Record excerpts: Begin

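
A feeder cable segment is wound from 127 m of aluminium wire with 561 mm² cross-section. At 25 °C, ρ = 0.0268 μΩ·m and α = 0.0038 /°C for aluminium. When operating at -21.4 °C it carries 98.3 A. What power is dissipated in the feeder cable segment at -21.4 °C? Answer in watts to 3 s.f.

ρ = 0.0268 μΩ·m = 2.68×10^-8 Ω·m
A = 561 mm² = 5.610e-04 m²
R₍25₎ = ρL/A = (2.68×10^-8)(127)/(5.610e-04) = 0.006067 Ω
R₍-21.4₎ = R₍25₎(1 + αΔT) = 0.006067 × (1 + 0.0038×-46.4) = 0.004997 Ω
P = I²R = (98.3)² × 0.004997 = 48.3 W

48.3 W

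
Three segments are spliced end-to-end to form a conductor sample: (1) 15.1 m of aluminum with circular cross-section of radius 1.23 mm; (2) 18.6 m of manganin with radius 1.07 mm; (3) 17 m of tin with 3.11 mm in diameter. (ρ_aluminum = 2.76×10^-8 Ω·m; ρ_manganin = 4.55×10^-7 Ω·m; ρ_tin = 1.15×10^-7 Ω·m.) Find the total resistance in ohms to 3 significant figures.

2.70 Ω

Seg 1: A = πr² = π(1.2300e-03 m)² = 4.753e-06 m²
R_1 = (2.76×10^-8)(15.1)/(4.753e-06) = 0.08769 Ω
Seg 2: A = πr² = π(1.0700e-03 m)² = 3.597e-06 m²
R_2 = (4.55×10^-7)(18.6)/(3.597e-06) = 2.353 Ω
Seg 3: A = π(d/2)² = π(1.5550e-03 m)² = 7.596e-06 m²
R_3 = (1.15×10^-7)(17)/(7.596e-06) = 0.2574 Ω
R_total = R_1 + R_2 + R_3 = 2.70 Ω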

Record excerpts: End

#### The task
What you return must match the records above exactly.

#### Solved exercise
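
A feeder cable segment is wound from 127 m of aluminium wire with 561 mm² cross-section. At 25 °C, ρ = 0.0268 μΩ·m and α = 0.0038 /°C for aluminium. When operating at -21.4 °C it carries 98.3 A. What power is dissipated in the feeder cable segment at -21.4 °C? Answer in watts to 3 s.f.

ρ = 0.0268 μΩ·m = 2.68×10^-8 Ω·m
A = 561 mm² = 5.610e-04 m²
R₍25₎ = ρL/A = (2.68×10^-8)(127)/(5.610e-04) = 0.006067 Ω
R₍-21.4₎ = R₍25₎(1 + αΔT) = 0.006067 × (1 + 0.0038×-46.4) = 0.004997 Ω
P = I²R = (98.3)² × 0.004997 = 48.3 W

48.3 W

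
Three segments are spliced end-to-end to form a conductor sample: (1) 15.1 m of aluminum with circular cross-section of radius 1.23 mm; (2) 18.6 m of manganin with radius 1.07 mm; (3) 17 m of tin with 3.11 mm in diameter. (ρ_aluminum = 2.76×10^-8 Ω·m; ρ_manganin = 4.55×10^-7 Ω·m; ρ_tin = 1.15×10^-7 Ω·m.) Find the total resistance in ohms to 3 significant figures.

2.70 Ω

Seg 1: A = πr² = π(1.2300e-03 m)² = 4.753e-06 m²
R_1 = (2.76×10^-8)(15.1)/(4.753e-06) = 0.08769 Ω
Seg 2: A = πr² = π(1.0700e-03 m)² = 3.597e-06 m²
R_2 = (4.55×10^-7)(18.6)/(3.597e-06) = 2.353 Ω
Seg 3: A = π(d/2)² = π(1.5550e-03 m)² = 7.596e-06 m²
R_3 = (1.15×10^-7)(17)/(7.596e-06) = 0.2574 Ω
R_total = R_1 + R_2 + R_3 = 2.70 Ω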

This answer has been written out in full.